EXERCISE DESCRIPTION: Reproduce the entries that follow, exactly and in full.

Records excerpted from a collection:

#####

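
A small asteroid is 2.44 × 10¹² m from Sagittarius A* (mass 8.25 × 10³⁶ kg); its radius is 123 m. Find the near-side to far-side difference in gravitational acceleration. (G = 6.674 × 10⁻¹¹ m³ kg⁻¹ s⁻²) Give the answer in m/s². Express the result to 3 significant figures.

1.86 × 10⁻⁸ m/s²

Differencing GM/(d−r)² and GM/(d+r)² to first order in r/d gives 4GMr/d³.
a_tidal = 4GMr/d³
        = 4 × (6.674 × 10⁻¹¹) × (8.25 × 10³⁶) × (123) / (2.44 × 10¹²)³
        = 1.86 × 10⁻⁸ m/s²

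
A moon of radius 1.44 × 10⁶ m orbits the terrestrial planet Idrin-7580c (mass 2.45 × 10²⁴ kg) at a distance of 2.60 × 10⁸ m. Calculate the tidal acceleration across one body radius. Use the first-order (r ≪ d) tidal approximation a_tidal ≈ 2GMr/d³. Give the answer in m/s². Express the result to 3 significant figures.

2.68 × 10⁻⁵ m/s²

Δa = 2GMr/d³
   = 2 × (6.674 × 10⁻¹¹) × (2.45 × 10²⁴) × (1.44 × 10⁶) / (2.60 × 10⁸)³
   = 2.68 × 10⁻⁵ m/s²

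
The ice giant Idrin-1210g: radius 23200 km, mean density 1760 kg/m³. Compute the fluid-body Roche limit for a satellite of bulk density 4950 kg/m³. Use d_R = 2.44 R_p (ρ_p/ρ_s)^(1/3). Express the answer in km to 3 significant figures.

40100 km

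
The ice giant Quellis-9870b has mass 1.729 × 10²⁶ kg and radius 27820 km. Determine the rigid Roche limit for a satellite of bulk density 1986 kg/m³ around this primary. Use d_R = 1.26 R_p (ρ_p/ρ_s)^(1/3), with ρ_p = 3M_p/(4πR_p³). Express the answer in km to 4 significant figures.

34640 km

ρ_p = 3M_p/(4πR_p³) = 3 × (1.729 × 10²⁶) / (4π × (2.782 × 10⁷ m)³) = 1917 kg/m³
d_R = 1.26 × 27820 km × (1917/1986)^(1/3)
    = 34640 km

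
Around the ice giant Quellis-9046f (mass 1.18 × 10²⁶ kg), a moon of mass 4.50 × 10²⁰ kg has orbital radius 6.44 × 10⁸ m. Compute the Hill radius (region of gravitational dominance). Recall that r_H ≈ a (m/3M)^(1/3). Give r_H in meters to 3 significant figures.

6.98 × 10⁶ m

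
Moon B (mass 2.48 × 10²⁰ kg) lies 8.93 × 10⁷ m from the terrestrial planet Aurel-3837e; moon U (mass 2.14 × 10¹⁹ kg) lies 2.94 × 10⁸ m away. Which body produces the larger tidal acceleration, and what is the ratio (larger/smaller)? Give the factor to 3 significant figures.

Moon B, by a factor of ≈ 414

Tidal acceleration ∝ M/d³, so compare M/d³ for each.
Moon B: (2.48 × 10²⁰) / (8.93 × 10⁷)³ = 3.483 × 10⁻⁴
Moon U: (2.14 × 10¹⁹) / (2.94 × 10⁸)³ = 8.421 × 10⁻⁷
Ratio (larger/smaller) = 414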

#####

TASK ANSWER:
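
A small asteroid is 2.44 × 10¹² m from Sagittarius A* (mass 8.25 × 10³⁶ kg); its radius is 123 m. Find the near-side to far-side difference in gravitational acceleration. (G = 6.674 × 10⁻¹¹ m³ kg⁻¹ s⁻²) Give the answer in m/s². Express the result to 3 significant figures.

1.86 × 10⁻⁸ m/s²

Differencing GM/(d−r)² and GM/(d+r)² to first order in r/d gives 4GMr/d³.
a_tidal = 4GMr/d³
        = 4 × (6.674 × 10⁻¹¹) × (8.25 × 10³⁶) × (123) / (2.44 × 10¹²)³
        = 1.86 × 10⁻⁸ m/s²

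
A moon of radius 1.44 × 10⁶ m orbits the terrestrial planet Idrin-7580c (mass 2.45 × 10²⁴ kg) at a distance of 2.60 × 10⁸ m. Calculate the tidal acceleration across one body radius. Use the first-order (r ≪ d) tidal approximation a_tidal ≈ 2GMr/d³. Give the answer in m/s². Express the result to 3 significant figures.

2.68 × 10⁻⁵ m/s²

Δa = 2GMr/d³
   = 2 × (6.674 × 10⁻¹¹) × (2.45 × 10²⁴) × (1.44 × 10⁶) / (2.60 × 10⁸)³
   = 2.68 × 10⁻⁵ m/s²

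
The ice giant Idrin-1210g: radius 23200 km, mean density 1760 kg/m³. Compute the fluid-body Roche limit for a satellite of bulk density 4950 kg/m³. Use d_R = 2.44 R_p (ρ_p/ρ_s)^(1/3). Express the answer in km to 3 significant figures.

40100 km

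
The ice giant Quellis-9870b has mass 1.729 × 10²⁶ kg and radius 27820 km. Determine the rigid Roche limit for a satellite of bulk density 1986 kg/m³ around this primary. Use d_R = 1.26 R_p (ρ_p/ρ_s)^(1/3), with ρ_p = 3M_p/(4πR_p³). Express the answer in km to 4 significant figures.

34640 km

ρ_p = 3M_p/(4πR_p³) = 3 × (1.729 × 10²⁶) / (4π × (2.782 × 10⁷ m)³) = 1917 kg/m³
d_R = 1.26 × 27820 km × (1917/1986)^(1/3)
    = 34640 km

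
Around the ice giant Quellis-9046f (mass 1.18 × 10²⁶ kg), a moon of mass 4.50 × 10²⁰ kg has orbital radius 6.44 × 10⁸ m. Compute the Hill radius (region of gravitational dominance). Recall that r_H ≈ a (m/3M)^(1/3). Give r_H in meters to 3 significant figures.

6.98 × 10⁶ m

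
Moon B (mass 2.48 × 10²⁰ kg) lies 8.93 × 10⁷ m from the terrestrial planet Aurel-3837e; moon U (mass 2.14 × 10¹⁹ kg) lies 2.94 × 10⁸ m away. Which body produces the larger tidal acceleration, and what is the ratio (larger/smaller)? Give the factor to 3 significant figures.

Moon B, by a factor of ≈ 414

Tidal acceleration ∝ M/d³, so compare M/d³ for each.
Moon B: (2.48 × 10²⁰) / (8.93 × 10⁷)³ = 3.483 × 10⁻⁴
Moon U: (2.14 × 10¹⁹) / (2.94 × 10⁸)³ = 8.421 × 10⁻⁷
Ratio (larger/smaller) = 414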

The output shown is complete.